━━ Data for analysis

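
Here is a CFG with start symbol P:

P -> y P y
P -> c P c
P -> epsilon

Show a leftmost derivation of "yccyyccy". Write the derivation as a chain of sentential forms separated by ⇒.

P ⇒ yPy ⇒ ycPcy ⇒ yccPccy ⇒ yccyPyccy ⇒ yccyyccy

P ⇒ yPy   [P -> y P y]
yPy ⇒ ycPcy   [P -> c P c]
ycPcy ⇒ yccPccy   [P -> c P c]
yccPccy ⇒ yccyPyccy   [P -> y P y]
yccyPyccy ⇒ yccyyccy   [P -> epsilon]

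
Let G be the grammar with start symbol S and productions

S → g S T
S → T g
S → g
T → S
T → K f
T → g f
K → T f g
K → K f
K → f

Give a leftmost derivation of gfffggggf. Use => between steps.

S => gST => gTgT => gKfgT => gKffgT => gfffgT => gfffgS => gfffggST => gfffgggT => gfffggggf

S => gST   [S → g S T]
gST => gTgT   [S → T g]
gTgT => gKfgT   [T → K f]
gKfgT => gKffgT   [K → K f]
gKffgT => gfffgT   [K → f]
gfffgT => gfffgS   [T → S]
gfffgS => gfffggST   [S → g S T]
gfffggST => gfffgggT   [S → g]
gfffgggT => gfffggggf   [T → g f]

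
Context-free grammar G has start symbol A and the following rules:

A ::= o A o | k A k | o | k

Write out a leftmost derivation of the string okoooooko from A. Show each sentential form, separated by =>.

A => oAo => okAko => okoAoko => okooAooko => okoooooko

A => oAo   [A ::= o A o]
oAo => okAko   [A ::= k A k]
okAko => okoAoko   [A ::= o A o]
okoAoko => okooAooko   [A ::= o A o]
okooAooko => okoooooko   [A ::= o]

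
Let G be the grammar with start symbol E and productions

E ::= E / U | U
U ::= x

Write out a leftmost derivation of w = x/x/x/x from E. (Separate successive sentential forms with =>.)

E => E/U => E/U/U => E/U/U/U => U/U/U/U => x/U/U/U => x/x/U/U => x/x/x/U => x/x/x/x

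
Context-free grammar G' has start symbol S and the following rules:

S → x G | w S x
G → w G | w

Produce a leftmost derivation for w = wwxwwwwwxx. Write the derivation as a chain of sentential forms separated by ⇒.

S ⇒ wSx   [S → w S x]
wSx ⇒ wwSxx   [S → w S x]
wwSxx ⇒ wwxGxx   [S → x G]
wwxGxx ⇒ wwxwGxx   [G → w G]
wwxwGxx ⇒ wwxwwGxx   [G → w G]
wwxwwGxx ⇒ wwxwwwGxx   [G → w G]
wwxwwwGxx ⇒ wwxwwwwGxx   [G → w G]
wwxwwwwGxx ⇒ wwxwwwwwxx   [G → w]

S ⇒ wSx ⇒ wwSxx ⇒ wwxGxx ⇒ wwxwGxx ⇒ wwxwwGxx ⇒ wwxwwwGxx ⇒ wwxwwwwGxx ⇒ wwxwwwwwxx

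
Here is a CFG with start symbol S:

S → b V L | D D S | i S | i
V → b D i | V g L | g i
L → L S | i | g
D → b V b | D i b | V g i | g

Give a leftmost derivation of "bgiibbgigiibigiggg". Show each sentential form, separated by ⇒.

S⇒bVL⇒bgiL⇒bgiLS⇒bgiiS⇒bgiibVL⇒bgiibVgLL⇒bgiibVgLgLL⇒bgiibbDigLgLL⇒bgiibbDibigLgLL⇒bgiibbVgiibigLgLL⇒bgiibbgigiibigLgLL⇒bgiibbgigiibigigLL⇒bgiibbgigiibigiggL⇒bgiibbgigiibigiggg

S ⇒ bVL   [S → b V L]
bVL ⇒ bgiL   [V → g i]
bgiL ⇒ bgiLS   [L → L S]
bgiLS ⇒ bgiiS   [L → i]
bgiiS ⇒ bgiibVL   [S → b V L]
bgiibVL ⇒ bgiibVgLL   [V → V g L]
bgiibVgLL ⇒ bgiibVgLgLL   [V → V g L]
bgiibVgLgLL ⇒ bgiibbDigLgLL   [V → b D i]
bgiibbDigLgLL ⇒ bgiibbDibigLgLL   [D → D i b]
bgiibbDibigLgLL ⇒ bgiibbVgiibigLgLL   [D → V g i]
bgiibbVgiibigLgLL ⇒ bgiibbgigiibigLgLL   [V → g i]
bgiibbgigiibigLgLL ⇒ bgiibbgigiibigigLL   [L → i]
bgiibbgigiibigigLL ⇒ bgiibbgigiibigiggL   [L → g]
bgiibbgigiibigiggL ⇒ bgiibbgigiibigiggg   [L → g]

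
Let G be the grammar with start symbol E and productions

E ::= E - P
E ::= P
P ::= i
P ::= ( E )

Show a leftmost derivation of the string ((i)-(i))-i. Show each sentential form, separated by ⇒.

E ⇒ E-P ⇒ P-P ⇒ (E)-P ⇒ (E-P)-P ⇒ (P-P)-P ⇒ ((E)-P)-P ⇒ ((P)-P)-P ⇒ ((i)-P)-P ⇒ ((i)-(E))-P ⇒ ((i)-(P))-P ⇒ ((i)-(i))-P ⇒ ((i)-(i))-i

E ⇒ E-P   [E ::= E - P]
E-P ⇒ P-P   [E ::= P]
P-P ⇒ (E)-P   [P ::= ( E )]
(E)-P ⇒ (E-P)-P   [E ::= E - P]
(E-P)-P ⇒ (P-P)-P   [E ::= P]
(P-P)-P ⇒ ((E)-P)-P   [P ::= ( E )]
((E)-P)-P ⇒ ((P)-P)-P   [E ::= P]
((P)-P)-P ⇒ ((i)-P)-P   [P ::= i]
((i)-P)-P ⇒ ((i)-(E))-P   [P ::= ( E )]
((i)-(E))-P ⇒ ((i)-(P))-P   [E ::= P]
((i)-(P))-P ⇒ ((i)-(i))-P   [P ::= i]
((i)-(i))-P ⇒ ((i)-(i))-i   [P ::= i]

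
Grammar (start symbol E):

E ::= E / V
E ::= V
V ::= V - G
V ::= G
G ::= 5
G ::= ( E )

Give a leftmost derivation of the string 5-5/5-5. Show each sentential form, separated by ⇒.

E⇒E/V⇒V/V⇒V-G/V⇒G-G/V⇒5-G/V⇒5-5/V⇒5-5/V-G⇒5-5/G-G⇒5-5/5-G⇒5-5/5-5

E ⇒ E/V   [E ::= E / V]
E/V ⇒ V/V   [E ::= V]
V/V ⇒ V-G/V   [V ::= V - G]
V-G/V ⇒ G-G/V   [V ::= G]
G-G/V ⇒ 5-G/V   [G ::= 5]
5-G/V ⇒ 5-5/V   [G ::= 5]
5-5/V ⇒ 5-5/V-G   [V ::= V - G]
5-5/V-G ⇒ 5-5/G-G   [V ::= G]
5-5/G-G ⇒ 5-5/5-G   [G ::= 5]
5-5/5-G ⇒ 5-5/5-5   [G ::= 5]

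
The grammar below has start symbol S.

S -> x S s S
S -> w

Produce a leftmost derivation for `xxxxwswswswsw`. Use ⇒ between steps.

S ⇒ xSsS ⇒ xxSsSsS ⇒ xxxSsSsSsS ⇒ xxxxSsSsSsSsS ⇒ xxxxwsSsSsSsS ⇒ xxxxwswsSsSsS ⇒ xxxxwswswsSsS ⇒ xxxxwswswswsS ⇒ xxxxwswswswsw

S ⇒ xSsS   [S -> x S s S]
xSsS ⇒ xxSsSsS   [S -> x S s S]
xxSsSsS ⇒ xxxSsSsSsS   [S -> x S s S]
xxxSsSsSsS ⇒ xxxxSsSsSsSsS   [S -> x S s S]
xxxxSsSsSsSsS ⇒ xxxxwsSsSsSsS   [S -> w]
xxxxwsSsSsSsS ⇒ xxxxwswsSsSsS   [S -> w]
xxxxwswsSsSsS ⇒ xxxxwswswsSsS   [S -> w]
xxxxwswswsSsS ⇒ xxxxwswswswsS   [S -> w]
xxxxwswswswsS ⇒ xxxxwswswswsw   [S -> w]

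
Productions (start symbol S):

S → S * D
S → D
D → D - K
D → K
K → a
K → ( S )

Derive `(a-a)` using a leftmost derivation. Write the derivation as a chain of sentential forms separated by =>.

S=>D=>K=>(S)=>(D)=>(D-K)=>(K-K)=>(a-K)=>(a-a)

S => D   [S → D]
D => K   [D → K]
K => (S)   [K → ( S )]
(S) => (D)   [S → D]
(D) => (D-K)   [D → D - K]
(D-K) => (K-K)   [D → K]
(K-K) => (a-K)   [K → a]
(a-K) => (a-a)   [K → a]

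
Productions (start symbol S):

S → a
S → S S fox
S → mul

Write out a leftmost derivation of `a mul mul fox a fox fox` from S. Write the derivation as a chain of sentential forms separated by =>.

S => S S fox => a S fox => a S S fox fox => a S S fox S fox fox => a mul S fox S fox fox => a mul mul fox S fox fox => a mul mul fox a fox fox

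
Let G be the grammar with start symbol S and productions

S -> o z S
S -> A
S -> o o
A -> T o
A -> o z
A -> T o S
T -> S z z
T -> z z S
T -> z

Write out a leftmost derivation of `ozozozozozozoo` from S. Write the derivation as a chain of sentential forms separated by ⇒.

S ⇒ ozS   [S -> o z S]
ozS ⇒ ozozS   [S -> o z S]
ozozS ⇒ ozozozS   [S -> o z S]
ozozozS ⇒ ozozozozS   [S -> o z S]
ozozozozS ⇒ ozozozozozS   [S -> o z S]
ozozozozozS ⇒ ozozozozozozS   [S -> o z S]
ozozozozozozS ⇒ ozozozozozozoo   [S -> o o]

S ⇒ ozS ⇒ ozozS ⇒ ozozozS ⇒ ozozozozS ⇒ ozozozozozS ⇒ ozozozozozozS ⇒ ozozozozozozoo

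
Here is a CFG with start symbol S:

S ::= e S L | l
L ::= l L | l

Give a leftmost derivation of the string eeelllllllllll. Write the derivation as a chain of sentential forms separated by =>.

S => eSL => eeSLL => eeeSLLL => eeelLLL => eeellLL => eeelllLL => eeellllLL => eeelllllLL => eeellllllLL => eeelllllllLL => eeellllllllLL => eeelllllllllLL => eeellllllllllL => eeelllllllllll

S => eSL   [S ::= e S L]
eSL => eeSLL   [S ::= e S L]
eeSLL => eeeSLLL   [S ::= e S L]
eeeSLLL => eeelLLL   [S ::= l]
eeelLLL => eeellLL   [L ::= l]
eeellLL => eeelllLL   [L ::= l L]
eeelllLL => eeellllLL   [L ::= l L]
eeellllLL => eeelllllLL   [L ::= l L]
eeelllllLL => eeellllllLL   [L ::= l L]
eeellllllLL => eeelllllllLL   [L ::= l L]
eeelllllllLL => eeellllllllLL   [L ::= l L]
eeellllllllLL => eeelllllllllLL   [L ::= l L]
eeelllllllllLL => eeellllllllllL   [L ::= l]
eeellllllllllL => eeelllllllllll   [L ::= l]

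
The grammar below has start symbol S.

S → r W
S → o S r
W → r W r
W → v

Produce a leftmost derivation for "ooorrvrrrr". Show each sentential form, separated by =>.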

━━━━

*Goal of the exercise*
All lines of the entries containing the string "free" must be shown in full.

*Answer section*
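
Context-free grammar G has start symbol A and the following rules:
Context-free grammar G' has start symbol S and the following rules: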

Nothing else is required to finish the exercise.